Segment Start: Records provided
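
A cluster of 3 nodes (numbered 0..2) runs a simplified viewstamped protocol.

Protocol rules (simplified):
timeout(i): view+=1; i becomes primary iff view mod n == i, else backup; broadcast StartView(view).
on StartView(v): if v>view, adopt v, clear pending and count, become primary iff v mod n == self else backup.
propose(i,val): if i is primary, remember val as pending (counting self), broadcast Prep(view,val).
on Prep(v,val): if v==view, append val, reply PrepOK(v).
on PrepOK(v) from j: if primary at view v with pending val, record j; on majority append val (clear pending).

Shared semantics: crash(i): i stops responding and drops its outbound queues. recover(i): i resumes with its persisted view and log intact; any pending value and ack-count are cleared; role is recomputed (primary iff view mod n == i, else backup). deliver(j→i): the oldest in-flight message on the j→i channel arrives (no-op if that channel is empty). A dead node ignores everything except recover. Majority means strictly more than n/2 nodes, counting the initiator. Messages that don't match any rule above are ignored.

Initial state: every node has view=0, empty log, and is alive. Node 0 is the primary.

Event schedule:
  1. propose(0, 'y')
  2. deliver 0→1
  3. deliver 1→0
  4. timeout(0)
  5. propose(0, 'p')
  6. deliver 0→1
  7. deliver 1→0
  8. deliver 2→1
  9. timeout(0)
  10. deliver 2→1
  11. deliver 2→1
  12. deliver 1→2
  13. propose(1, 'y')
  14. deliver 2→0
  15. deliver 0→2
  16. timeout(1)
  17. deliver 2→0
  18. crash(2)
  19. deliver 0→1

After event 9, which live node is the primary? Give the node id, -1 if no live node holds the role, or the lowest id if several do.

[1] propose(0,'y') → ∅
[2] deliver 0→1 → N1(back v0 [y])
[3] deliver 1→0 → N0(prim v0 [y])
[4] timeout(0) → N0(back v1 [y])
[5] propose(0,'p') → ∅
[6] deliver 0→1 → N1(prim v1 [y])
[7] deliver 1→0 → ∅
[8] deliver 2→1 → ∅
[9] timeout(0) → N0(back v2 [y])

1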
Segment End: Records provided
Aim of the task >> Extract all of the data shown above and repeat it verbatim.

Response for this exercise >>
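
A cluster of 3 nodes (numbered 0..2) runs a simplified viewstamped protocol.

Protocol rules (simplified):
timeout(i): view+=1; i becomes primary iff view mod n == i, else backup; broadcast StartView(view).
on StartView(v): if v>view, adopt v, clear pending and count, become primary iff v mod n == self else backup.
propose(i,val): if i is primary, remember val as pending (counting self), broadcast Prep(view,val).
on Prep(v,val): if v==view, append val, reply PrepOK(v).
on PrepOK(v) from j: if primary at view v with pending val, record j; on majority append val (clear pending).

Shared semantics: crash(i): i stops responding and drops its outbound queues. recover(i): i resumes with its persisted view and log intact; any pending value and ack-count are cleared; role is recomputed (primary iff view mod n == i, else backup). deliver(j→i): the oldest in-flight message on the j→i channel arrives (no-op if that channel is empty). A dead node ignores everything except recover. Majority means strictly more than n/2 nodes, counting the initiator. Messages that don't match any rule above are ignored.

Initial state: every node has view=0, empty log, and is alive. Node 0 is the primary.

Event schedule:
  1. propose(0, 'y')
  2. deliver 0→1
  3. deliver 1→0
  4. timeout(0)
  5. propose(0, 'p')
  6. deliver 0→1
  7. deliver 1→0
  8. deliver 2→1
  9. timeout(0)
  10. deliver 2→1
  11. deliver 2→1
  12. deliver 1→2
  13. propose(1, 'y')
  14. deliver 2→0
  15. deliver 0→2
  16. timeout(1)
  17. deliver 2→0
  18. crash(2)
  19. deliver 0→1

After event 9, which live node is the primary? Give the node id, -1 if no live node holds the role, or the lowest id if several do.

[1] propose(0,'y') → ∅
[2] deliver 0→1 → N1(back v0 [y])
[3] deliver 1→0 → N0(prim v0 [y])
[4] timeout(0) → N0(back v1 [y])
[5] propose(0,'p') → ∅
[6] deliver 0→1 → N1(prim v1 [y])
[7] deliver 1→0 → ∅
[8] deliver 2→1 → ∅
[9] timeout(0) → N0(back v2 [y])

1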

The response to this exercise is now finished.